Work to complete: Give again the lines of the data from its first line through the line with "- The period". Change nothing.

Dataset entries:
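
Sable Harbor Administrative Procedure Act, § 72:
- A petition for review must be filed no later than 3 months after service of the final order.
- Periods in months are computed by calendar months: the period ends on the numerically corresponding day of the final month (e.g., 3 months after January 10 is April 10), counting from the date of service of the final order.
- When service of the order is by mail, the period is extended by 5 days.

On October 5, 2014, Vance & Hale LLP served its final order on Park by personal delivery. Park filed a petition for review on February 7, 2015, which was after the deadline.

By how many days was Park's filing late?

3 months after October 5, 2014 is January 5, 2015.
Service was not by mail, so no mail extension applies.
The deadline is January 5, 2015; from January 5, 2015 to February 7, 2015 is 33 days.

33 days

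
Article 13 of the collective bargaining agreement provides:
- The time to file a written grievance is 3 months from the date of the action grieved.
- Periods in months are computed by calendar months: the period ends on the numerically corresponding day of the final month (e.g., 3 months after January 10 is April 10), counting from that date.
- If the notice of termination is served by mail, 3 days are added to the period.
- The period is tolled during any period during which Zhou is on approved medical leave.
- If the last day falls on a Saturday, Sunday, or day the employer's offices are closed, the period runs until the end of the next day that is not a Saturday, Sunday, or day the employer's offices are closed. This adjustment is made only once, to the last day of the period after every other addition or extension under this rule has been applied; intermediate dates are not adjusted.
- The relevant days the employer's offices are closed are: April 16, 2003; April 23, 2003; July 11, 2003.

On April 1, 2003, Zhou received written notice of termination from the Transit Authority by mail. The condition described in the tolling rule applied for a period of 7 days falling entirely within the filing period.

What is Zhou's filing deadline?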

Response to the task:
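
Sable Harbor Administrative Procedure Act, § 72:
- A petition for review must be filed no later than 3 months after service of the final order.
- Periods in months are computed by calendar months: the period ends on the numerically corresponding day of the final month (e.g., 3 months after January 10 is April 10), counting from the date of service of the final order.
- When service of the order is by mail, the period is extended by 5 days.

On October 5, 2014, Vance & Hale LLP served its final order on Park by personal delivery. Park filed a petition for review on February 7, 2015, which was after the deadline.

By how many days was Park's filing late?

3 months after October 5, 2014 is January 5, 2015.
Service was not by mail, so no mail extension applies.
The deadline is January 5, 2015; from January 5, 2015 to February 7, 2015 is 33 days.

33 days

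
Article 13 of the collective bargaining agreement provides:
- The time to file a written grievance is 3 months from the date of the action grieved.
- Periods in months are computed by calendar months: the period ends on the numerically corresponding day of the final month (e.g., 3 months after January 10 is April 10), counting from that date.
- If the notice of termination is served by mail, 3 days are added to the period.
- The period is tolled during any period during which Zhou is on approved medical leave.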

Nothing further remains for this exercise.